====== MATERIAL FOR THE TASK
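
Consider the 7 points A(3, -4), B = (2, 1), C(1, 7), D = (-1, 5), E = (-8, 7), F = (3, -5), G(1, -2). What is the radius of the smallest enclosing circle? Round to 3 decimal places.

A smallest enclosing disk is always determined by at most three of the input points on its boundary.
The farthest pair is E–F with squared distance 265. The circle on this segment as diameter has centre (-2.5, 1) and r² = 265/4 = 66.25.
Check A: distance² to centre = 55.25 ≤ 66.25, so it lies inside.
All remaining points lie in this disk, and no smaller disk contains both endpoints, so this is the minimum enclosing circle.
r = √(66.25) ≈ 8.139.

8.139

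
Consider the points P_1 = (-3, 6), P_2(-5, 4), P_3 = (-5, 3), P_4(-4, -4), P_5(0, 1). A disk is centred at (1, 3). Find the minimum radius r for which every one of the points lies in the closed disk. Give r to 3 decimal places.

The required radius is the distance from (1, 3) to the farthest point.
Squared distances: 25, 37, 36, 74, 5.
Maximum is 74, attained at P_4.
r = √74 ≈ 8.602.

8.602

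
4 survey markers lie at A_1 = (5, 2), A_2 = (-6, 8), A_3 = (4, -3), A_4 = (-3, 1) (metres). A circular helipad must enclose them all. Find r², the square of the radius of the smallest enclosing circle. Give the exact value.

55.25

A smallest enclosing disk is always determined by at most three of the input points on its boundary.
The farthest pair is A_2–A_3 with squared distance 221. The circle on this segment as diameter has centre (-1, 2.5) and r² = 221/4 = 55.25.
Check A_1: distance² to centre = 36.25 ≤ 55.25, so it lies inside.
All remaining points lie in this disk, and no smaller disk contains both endpoints, so this is the minimum enclosing circle.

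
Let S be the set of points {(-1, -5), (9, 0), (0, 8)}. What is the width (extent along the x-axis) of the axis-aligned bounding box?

max x = 9, min x = -1, so width = 10.

10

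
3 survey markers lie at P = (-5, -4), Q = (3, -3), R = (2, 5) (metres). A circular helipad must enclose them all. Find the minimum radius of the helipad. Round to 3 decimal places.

5.701

Side lengths²: PQ² = 65, PR² = 130, QR² = 65.
Since PR² = 130 ≥ 65 + 65 = 130, the angle opposite PR is not acute, so the smallest enclosing circle has PR as diameter.
Centre = midpoint of PR = (-1.5, 0.5), r² = 130/4 = 32.5.
r = √(32.5) ≈ 5.701.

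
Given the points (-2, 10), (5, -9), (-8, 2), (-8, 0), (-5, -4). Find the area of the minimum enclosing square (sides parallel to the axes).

361

The bounding box has width 13 and height 19.
An axis-aligned square enclosing the set must have side ≥ max(width, height).
So the minimum side is max(13, 19) = 19.
Area = 19² = 361.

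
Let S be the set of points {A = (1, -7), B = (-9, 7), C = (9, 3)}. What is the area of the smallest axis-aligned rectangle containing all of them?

252

x ranges over [-9, 9], width 18.
y ranges over [-7, 7], height 14.
Area = 18 × 14 = 252.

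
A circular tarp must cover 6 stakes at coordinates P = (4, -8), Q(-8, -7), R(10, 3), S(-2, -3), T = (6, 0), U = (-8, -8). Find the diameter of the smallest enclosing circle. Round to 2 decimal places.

The minimum enclosing circle of a finite set is fixed by two of the points (as a diameter) or three (as a circumcircle).
The farthest pair is R–U with squared distance 445. The circle on this segment as diameter has centre (1, -2.5) and r² = 445/4 = 111.25.
Check P: distance² to centre = 39.25 ≤ 111.25, so it lies inside.
All remaining points lie in this disk, and no smaller disk contains both endpoints, so this is the minimum enclosing circle.
Diameter = 2r = 2√(111.25) ≈ 21.10.

21.10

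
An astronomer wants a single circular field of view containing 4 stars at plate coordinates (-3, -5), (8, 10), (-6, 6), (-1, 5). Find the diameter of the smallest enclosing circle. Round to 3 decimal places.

The minimum enclosing circle of a finite set is fixed by two of the points (as a diameter) or three (as a circumcircle).
The farthest pair is (-3, -5)–(8, 10) with squared distance 346. The circle on this segment as diameter has centre (2.5, 2.5) and r² = 346/4 = 86.5.
Check (-6, 6): distance² to centre = 84.5 ≤ 86.5, so it lies inside.
All remaining points lie in this disk, and no smaller disk contains both endpoints, so this is the minimum enclosing circle.
Diameter = 2r = 2√(86.5) ≈ 18.601.

18.601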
============
#### TASK TO COMPLETE
Transcribe every record. Match each line exactly.

#### ANSWER FOR THE TASK
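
Consider the 7 points A(3, -4), B = (2, 1), C(1, 7), D = (-1, 5), E = (-8, 7), F = (3, -5), G(1, -2). What is the radius of the smallest enclosing circle? Round to 3 decimal places.

A smallest enclosing disk is always determined by at most three of the input points on its boundary.
The farthest pair is E–F with squared distance 265. The circle on this segment as diameter has centre (-2.5, 1) and r² = 265/4 = 66.25.
Check A: distance² to centre = 55.25 ≤ 66.25, so it lies inside.
All remaining points lie in this disk, and no smaller disk contains both endpoints, so this is the minimum enclosing circle.
r = √(66.25) ≈ 8.139.

8.139

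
Consider the points P_1 = (-3, 6), P_2(-5, 4), P_3 = (-5, 3), P_4(-4, -4), P_5(0, 1). A disk is centred at (1, 3). Find the minimum radius r for which every one of the points lies in the closed disk. Give r to 3 decimal places.

The required radius is the distance from (1, 3) to the farthest point.
Squared distances: 25, 37, 36, 74, 5.
Maximum is 74, attained at P_4.
r = √74 ≈ 8.602.

8.602

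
4 survey markers lie at A_1 = (5, 2), A_2 = (-6, 8), A_3 = (4, -3), A_4 = (-3, 1) (metres). A circular helipad must enclose them all. Find r², the square of the radius of the smallest enclosing circle. Give the exact value.

55.25

A smallest enclosing disk is always determined by at most three of the input points on its boundary.
The farthest pair is A_2–A_3 with squared distance 221. The circle on this segment as diameter has centre (-1, 2.5) and r² = 221/4 = 55.25.
Check A_1: distance² to centre = 36.25 ≤ 55.25, so it lies inside.
All remaining points lie in this disk, and no smaller disk contains both endpoints, so this is the minimum enclosing circle.

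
Let S be the set of points {(-1, -5), (9, 0), (0, 8)}. What is the width (extent along the x-axis) of the axis-aligned bounding box?

max x = 9, min x = -1, so width = 10.

10

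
3 survey markers lie at P = (-5, -4), Q = (3, -3), R = (2, 5) (metres). A circular helipad must enclose them all. Find the minimum radius of the helipad. Round to 3 decimal places.

5.701

Side lengths²: PQ² = 65, PR² = 130, QR² = 65.
Since PR² = 130 ≥ 65 + 65 = 130, the angle opposite PR is not acute, so the smallest enclosing circle has PR as diameter.
Centre = midpoint of PR = (-1.5, 0.5), r² = 130/4 = 32.5.
r = √(32.5) ≈ 5.701.

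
Given the points (-2, 10), (5, -9), (-8, 2), (-8, 0), (-5, -4). Find the area of the minimum enclosing square (sides parallel to the axes).

361

The bounding box has width 13 and height 19.
An axis-aligned square enclosing the set must have side ≥ max(width, height).
So the minimum side is max(13, 19) = 19.
Area = 19² = 361.

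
Let S be the set of points {A = (1, -7), B = (-9, 7), C = (9, 3)}. What is the area of the smallest axis-aligned rectangle containing all of them?

252

x ranges over [-9, 9], width 18.
y ranges over [-7, 7], height 14.
Area = 18 × 14 = 252.

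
A circular tarp must cover 6 stakes at coordinates P = (4, -8), Q(-8, -7), R(10, 3), S(-2, -3), T = (6, 0), U = (-8, -8). Find the diameter of the smallest enclosing circle. Round to 2 decimal places.

The minimum enclosing circle of a finite set is fixed by two of the points (as a diameter) or three (as a circumcircle).
The farthest pair is R–U with squared distance 445. The circle on this segment as diameter has centre (1, -2.5) and r² = 445/4 = 111.25.
Check P: distance² to centre = 39.25 ≤ 111.25, so it lies inside.
All remaining points lie in this disk, and no smaller disk contains both endpoints, so this is the minimum enclosing circle.
Diameter = 2r = 2√(111.25) ≈ 21.10.

21.10

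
An astronomer wants a single circular field of view containing 4 stars at plate coordinates (-3, -5), (8, 10), (-6, 6), (-1, 5). Find the diameter of the smallest enclosing circle. Round to 3 decimal places.

The minimum enclosing circle of a finite set is fixed by two of the points (as a diameter) or three (as a circumcircle).
The farthest pair is (-3, -5)–(8, 10) with squared distance 346. The circle on this segment as diameter has centre (2.5, 2.5) and r² = 346/4 = 86.5.
Check (-6, 6): distance² to centre = 84.5 ≤ 86.5, so it lies inside.
All remaining points lie in this disk, and no smaller disk contains both endpoints, so this is the minimum enclosing circle.
Diameter = 2r = 2√(86.5) ≈ 18.601.

18.601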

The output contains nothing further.